Records:
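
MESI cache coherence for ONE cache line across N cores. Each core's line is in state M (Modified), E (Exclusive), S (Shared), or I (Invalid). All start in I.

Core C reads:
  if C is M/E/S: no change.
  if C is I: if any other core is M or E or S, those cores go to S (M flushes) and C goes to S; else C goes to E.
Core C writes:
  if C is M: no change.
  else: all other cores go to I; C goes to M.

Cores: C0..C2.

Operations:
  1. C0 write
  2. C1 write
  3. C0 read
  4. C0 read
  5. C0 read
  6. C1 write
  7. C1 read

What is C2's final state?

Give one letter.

Answer: I

Derivation:
Op 1: C0 write [C0 write: invalidate none -> C0=M] -> [M,I,I]
Op 2: C1 write [C1 write: invalidate ['C0=M'] -> C1=M] -> [I,M,I]
Op 3: C0 read [C0 read from I: others=['C1=M'] -> C0=S, others downsized to S] -> [S,S,I]
Op 4: C0 read [C0 read: already in S, no change] -> [S,S,I]
Op 5: C0 read [C0 read: already in S, no change] -> [S,S,I]
Op 6: C1 write [C1 write: invalidate ['C0=S'] -> C1=M] -> [I,M,I]
Op 7: C1 read [C1 read: already in M, no change] -> [I,M,I]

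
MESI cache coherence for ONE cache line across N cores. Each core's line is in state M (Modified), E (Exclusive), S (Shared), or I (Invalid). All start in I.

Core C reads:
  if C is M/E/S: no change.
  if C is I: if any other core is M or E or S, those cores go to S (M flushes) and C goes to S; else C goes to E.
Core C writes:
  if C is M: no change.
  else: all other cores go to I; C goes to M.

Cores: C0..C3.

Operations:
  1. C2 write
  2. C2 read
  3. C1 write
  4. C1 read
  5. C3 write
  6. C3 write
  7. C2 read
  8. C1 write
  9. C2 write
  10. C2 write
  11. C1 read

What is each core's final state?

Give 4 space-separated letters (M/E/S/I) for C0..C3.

Answer: I S S I

Derivation:
Op 1: C2 write [C2 write: invalidate none -> C2=M] -> [I,I,M,I]
Op 2: C2 read [C2 read: already in M, no change] -> [I,I,M,I]
Op 3: C1 write [C1 write: invalidate ['C2=M'] -> C1=M] -> [I,M,I,I]
Op 4: C1 read [C1 read: already in M, no change] -> [I,M,I,I]
Op 5: C3 write [C3 write: invalidate ['C1=M'] -> C3=M] -> [I,I,I,M]
Op 6: C3 write [C3 write: already M (modified), no change] -> [I,I,I,M]
Op 7: C2 read [C2 read from I: others=['C3=M'] -> C2=S, others downsized to S] -> [I,I,S,S]
Op 8: C1 write [C1 write: invalidate ['C2=S', 'C3=S'] -> C1=M] -> [I,M,I,I]
Op 9: C2 write [C2 write: invalidate ['C1=M'] -> C2=M] -> [I,I,M,I]
Op 10: C2 write [C2 write: already M (modified), no change] -> [I,I,M,I]
Op 11: C1 read [C1 read from I: others=['C2=M'] -> C1=S, others downsized to S] -> [I,S,S,I]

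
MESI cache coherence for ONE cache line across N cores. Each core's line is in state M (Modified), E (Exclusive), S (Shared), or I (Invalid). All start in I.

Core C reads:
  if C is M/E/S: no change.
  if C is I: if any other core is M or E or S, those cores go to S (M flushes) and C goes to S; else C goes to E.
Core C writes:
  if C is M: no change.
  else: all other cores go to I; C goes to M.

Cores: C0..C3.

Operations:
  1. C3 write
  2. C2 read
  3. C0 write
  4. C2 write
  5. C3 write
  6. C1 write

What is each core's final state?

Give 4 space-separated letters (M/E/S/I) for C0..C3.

Answer: I M I I

Derivation:
Op 1: C3 write [C3 write: invalidate none -> C3=M] -> [I,I,I,M]
Op 2: C2 read [C2 read from I: others=['C3=M'] -> C2=S, others downsized to S] -> [I,I,S,S]
Op 3: C0 write [C0 write: invalidate ['C2=S', 'C3=S'] -> C0=M] -> [M,I,I,I]
Op 4: C2 write [C2 write: invalidate ['C0=M'] -> C2=M] -> [I,I,M,I]
Op 5: C3 write [C3 write: invalidate ['C2=M'] -> C3=M] -> [I,I,I,M]
Op 6: C1 write [C1 write: invalidate ['C3=M'] -> C1=M] -> [I,M,I,I]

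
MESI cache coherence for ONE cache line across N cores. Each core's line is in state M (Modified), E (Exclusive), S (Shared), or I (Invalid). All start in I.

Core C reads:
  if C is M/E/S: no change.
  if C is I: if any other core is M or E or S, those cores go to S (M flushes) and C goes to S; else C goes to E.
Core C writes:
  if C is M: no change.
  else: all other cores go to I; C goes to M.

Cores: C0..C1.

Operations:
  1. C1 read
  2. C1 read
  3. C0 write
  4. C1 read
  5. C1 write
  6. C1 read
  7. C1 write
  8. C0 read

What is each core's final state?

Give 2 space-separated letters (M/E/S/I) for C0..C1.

Answer: S S

Derivation:
Op 1: C1 read [C1 read from I: no other sharers -> C1=E (exclusive)] -> [I,E]
Op 2: C1 read [C1 read: already in E, no change] -> [I,E]
Op 3: C0 write [C0 write: invalidate ['C1=E'] -> C0=M] -> [M,I]
Op 4: C1 read [C1 read from I: others=['C0=M'] -> C1=S, others downsized to S] -> [S,S]
Op 5: C1 write [C1 write: invalidate ['C0=S'] -> C1=M] -> [I,M]
Op 6: C1 read [C1 read: already in M, no change] -> [I,M]
Op 7: C1 write [C1 write: already M (modified), no change] -> [I,M]
Op 8: C0 read [C0 read from I: others=['C1=M'] -> C0=S, others downsized to S] -> [S,S]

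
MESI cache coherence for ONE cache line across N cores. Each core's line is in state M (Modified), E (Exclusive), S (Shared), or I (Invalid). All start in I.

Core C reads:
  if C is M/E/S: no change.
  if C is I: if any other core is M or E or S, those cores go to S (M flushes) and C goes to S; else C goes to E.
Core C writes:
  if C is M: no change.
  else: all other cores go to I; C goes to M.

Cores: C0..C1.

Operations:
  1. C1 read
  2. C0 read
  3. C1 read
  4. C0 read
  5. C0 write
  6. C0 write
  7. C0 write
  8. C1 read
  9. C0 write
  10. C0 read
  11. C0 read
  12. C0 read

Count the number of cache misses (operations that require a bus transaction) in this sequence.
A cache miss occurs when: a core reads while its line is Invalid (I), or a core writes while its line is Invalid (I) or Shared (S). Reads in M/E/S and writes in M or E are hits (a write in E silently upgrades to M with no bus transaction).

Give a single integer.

Op 1: C1 read [C1 read from I: no other sharers -> C1=E (exclusive)] -> [I,E] [MISS #1: read from I]
Op 2: C0 read [C0 read from I: others=['C1=E'] -> C0=S, others downsized to S] -> [S,S] [MISS #2: read from I]
Op 3: C1 read [C1 read: already in S, no change] -> [S,S] [hit: read from S]
Op 4: C0 read [C0 read: already in S, no change] -> [S,S] [hit: read from S]
Op 5: C0 write [C0 write: invalidate ['C1=S'] -> C0=M] -> [M,I] [MISS #3: write from S]
Op 6: C0 write [C0 write: already M (modified), no change] -> [M,I] [hit: write from M]
Op 7: C0 write [C0 write: already M (modified), no change] -> [M,I] [hit: write from M]
Op 8: C1 read [C1 read from I: others=['C0=M'] -> C1=S, others downsized to S] -> [S,S] [MISS #4: read from I]
Op 9: C0 write [C0 write: invalidate ['C1=S'] -> C0=M] -> [M,I] [MISS #5: write from S]
Op 10: C0 read [C0 read: already in M, no change] -> [M,I] [hit: read from M]
Op 11: C0 read [C0 read: already in M, no change] -> [M,I] [hit: read from M]
Op 12: C0 read [C0 read: already in M, no change] -> [M,I] [hit: read from M]

Answer: 5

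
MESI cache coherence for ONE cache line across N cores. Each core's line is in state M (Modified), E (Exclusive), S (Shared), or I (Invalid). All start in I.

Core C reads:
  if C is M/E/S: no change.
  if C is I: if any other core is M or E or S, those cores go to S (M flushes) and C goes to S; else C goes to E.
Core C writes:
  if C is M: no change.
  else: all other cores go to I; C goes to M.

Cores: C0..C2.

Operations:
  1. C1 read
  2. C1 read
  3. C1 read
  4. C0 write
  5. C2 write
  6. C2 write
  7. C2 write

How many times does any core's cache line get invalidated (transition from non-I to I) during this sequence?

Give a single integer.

Answer: 2

Derivation:
Op 1: C1 read [C1 read from I: no other sharers -> C1=E (exclusive)] -> [I,E,I] (invalidations this op: 0; running total: 0)
Op 2: C1 read [C1 read: already in E, no change] -> [I,E,I] (invalidations this op: 0; running total: 0)
Op 3: C1 read [C1 read: already in E, no change] -> [I,E,I] (invalidations this op: 0; running total: 0)
Op 4: C0 write [C0 write: invalidate ['C1=E'] -> C0=M] -> [M,I,I] (invalidations this op: 1; running total: 1)
Op 5: C2 write [C2 write: invalidate ['C0=M'] -> C2=M] -> [I,I,M] (invalidations this op: 1; running total: 2)
Op 6: C2 write [C2 write: already M (modified), no change] -> [I,I,M] (invalidations this op: 0; running total: 2)
Op 7: C2 write [C2 write: already M (modified), no change] -> [I,I,M] (invalidations this op: 0; running total: 2)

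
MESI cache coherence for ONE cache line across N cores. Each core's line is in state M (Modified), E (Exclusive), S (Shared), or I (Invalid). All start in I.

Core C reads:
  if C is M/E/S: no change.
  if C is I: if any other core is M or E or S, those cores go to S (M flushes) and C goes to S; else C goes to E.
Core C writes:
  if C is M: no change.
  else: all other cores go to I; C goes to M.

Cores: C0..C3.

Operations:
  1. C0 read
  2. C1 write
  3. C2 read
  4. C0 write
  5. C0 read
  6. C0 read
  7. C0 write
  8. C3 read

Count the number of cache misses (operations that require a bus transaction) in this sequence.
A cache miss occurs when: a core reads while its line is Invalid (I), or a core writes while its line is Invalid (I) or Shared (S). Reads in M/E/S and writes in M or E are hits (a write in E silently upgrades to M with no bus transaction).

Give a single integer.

Answer: 5

Derivation:
Op 1: C0 read [C0 read from I: no other sharers -> C0=E (exclusive)] -> [E,I,I,I] [MISS #1: read from I]
Op 2: C1 write [C1 write: invalidate ['C0=E'] -> C1=M] -> [I,M,I,I] [MISS #2: write from I]
Op 3: C2 read [C2 read from I: others=['C1=M'] -> C2=S, others downsized to S] -> [I,S,S,I] [MISS #3: read from I]
Op 4: C0 write [C0 write: invalidate ['C1=S', 'C2=S'] -> C0=M] -> [M,I,I,I] [MISS #4: write from I]
Op 5: C0 read [C0 read: already in M, no change] -> [M,I,I,I] [hit: read from M]
Op 6: C0 read [C0 read: already in M, no change] -> [M,I,I,I] [hit: read from M]
Op 7: C0 write [C0 write: already M (modified), no change] -> [M,I,I,I] [hit: write from M]
Op 8: C3 read [C3 read from I: others=['C0=M'] -> C3=S, others downsized to S] -> [S,I,I,S] [MISS #5: read from I]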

Exercise description: Starting at the line above that contains "5. C2 write", repeat each line exactly up to and including the line that contains "How many times", and stop there.

Response area:
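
  5. C2 write
  6. C2 write
  7. C2 write

How many times does any core's cache line get invalidated (transition from non-I to I) during this sequence?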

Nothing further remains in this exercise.